§ Task item
Using the records below, copy out exactly the line that contains "31 | Vertex" and every line that follows it, up to and including the last, and no others.

Collected data:
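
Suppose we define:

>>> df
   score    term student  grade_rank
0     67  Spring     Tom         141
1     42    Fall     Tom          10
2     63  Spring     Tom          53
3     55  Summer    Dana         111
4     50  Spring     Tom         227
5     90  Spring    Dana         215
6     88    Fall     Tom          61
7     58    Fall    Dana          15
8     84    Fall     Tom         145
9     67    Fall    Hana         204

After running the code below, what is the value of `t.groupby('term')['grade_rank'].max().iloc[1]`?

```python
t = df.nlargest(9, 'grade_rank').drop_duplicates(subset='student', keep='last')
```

take 9 rows with largest grade_rank:
   score    term student  grade_rank
4     50  Spring     Tom         227
5     90  Spring    Dana         215
9     67    Fall    Hana         204
8     84    Fall     Tom         145
0     67  Spring     Tom         141
3     55  Summer    Dana         111
6     88    Fall     Tom          61
2     63  Spring     Tom          53
7     58    Fall    Dana          15
drop duplicate student (keep=last):
   score    term student  grade_rank
9     67    Fall    Hana         204
2     63  Spring     Tom          53
7     58    Fall    Dana          15
group by term, max of grade_rank:
term
Fall      204
Spring     53
Name: grade_rank, dtype: int64

53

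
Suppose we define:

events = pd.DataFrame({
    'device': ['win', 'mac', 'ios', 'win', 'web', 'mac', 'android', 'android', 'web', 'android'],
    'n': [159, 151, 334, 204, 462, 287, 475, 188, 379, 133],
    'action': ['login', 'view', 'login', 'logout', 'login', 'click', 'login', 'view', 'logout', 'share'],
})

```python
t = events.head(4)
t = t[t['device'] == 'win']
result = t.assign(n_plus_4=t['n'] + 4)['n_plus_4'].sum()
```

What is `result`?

take first 4 rows:
  device    n  action
0    win  159   login
1    mac  151    view
2    ios  334   login
3    win  204  logout
filter rows where device == 'win':
  device    n  action
0    win  159   login
3    win  204  logout
add column n_plus_4 = t['n'] + 4:
  device    n  action  n_plus_4
0    win  159   login       163
3    win  204  logout       208
Taking the sum of column 'n_plus_4' gives 371.

371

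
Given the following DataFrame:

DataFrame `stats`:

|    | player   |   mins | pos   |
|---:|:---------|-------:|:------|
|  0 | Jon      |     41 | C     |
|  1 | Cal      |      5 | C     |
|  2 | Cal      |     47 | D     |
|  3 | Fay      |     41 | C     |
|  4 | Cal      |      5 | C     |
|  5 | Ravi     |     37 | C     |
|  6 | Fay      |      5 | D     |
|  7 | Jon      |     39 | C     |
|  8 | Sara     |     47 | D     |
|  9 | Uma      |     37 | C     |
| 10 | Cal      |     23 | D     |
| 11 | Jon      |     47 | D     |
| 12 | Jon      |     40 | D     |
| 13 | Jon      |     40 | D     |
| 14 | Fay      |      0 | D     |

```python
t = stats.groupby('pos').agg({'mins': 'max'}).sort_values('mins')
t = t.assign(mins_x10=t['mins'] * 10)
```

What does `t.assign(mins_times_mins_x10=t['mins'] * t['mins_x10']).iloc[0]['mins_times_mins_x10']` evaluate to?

group by pos, max of mins:
     mins
pos      
C      41
D      47
sort by mins:
     mins
pos      
C      41
D      47
add column mins_x10 = t['mins'] * 10:
     mins  mins_x10
pos                
C      41       410
D      47       470
add column mins_times_mins_x10 = t['mins'] * t['mins_x10']:
     mins  mins_x10  mins_times_mins_x10
pos                                     
C      41       410                16810
D      47       470                22090
So iloc[0]['mins_times_mins_x10'] = 16810.

16810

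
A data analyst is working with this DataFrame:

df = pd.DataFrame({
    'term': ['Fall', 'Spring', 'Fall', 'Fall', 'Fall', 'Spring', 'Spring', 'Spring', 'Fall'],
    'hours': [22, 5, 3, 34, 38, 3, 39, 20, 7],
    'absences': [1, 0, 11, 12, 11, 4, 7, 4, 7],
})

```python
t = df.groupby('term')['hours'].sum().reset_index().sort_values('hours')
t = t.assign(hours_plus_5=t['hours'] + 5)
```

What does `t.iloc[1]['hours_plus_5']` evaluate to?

109

group by term, sum of hours:
term
Fall      104
Spring     67
Name: hours, dtype: int64
reset_index():
     term  hours
0    Fall    104
1  Spring     67
sort by hours:
     term  hours
1  Spring     67
0    Fall    104
add column hours_plus_5 = t['hours'] + 5:
     term  hours  hours_plus_5
1  Spring     67            72
0    Fall    104           109
So iloc[1]['hours_plus_5'] = 109.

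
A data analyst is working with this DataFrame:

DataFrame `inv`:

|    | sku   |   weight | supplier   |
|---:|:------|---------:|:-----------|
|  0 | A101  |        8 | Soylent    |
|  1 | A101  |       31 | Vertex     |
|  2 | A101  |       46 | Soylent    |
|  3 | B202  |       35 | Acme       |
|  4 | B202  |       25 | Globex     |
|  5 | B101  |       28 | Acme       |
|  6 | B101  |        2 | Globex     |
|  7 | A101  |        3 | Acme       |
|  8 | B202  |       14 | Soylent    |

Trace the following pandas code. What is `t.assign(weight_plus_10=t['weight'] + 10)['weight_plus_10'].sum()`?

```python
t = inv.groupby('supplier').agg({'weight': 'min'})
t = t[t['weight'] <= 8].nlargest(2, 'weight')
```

31

group by supplier, min of weight:
          weight
supplier        
Acme           3
Globex         2
Soylent        8
Vertex        31
filter rows where weight <= 8:
          weight
supplier        
Acme           3
Globex         2
Soylent        8
take 2 rows with largest weight:
          weight
supplier        
Soylent        8
Acme           3
add column weight_plus_10 = t['weight'] + 10:
          weight  weight_plus_10
supplier                        
Soylent        8              18
Acme           3              13
sum of column 'weight_plus_10' → 31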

§ Solved exercise
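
|  1 | A101  |       31 | Vertex     |
|  2 | A101  |       46 | Soylent    |
|  3 | B202  |       35 | Acme       |
|  4 | B202  |       25 | Globex     |
|  5 | B101  |       28 | Acme       |
|  6 | B101  |        2 | Globex     |
|  7 | A101  |        3 | Acme       |
|  8 | B202  |       14 | Soylent    |

Trace the following pandas code. What is `t.assign(weight_plus_10=t['weight'] + 10)['weight_plus_10'].sum()`?

```python
t = inv.groupby('supplier').agg({'weight': 'min'})
t = t[t['weight'] <= 8].nlargest(2, 'weight')
```

31

group by supplier, min of weight:
          weight
supplier        
Acme           3
Globex         2
Soylent        8
Vertex        31
filter rows where weight <= 8:
          weight
supplier        
Acme           3
Globex         2
Soylent        8
take 2 rows with largest weight:
          weight
supplier        
Soylent        8
Acme           3
add column weight_plus_10 = t['weight'] + 10:
          weight  weight_plus_10
supplier                        
Soylent        8              18
Acme           3              13
sum of column 'weight_plus_10' → 31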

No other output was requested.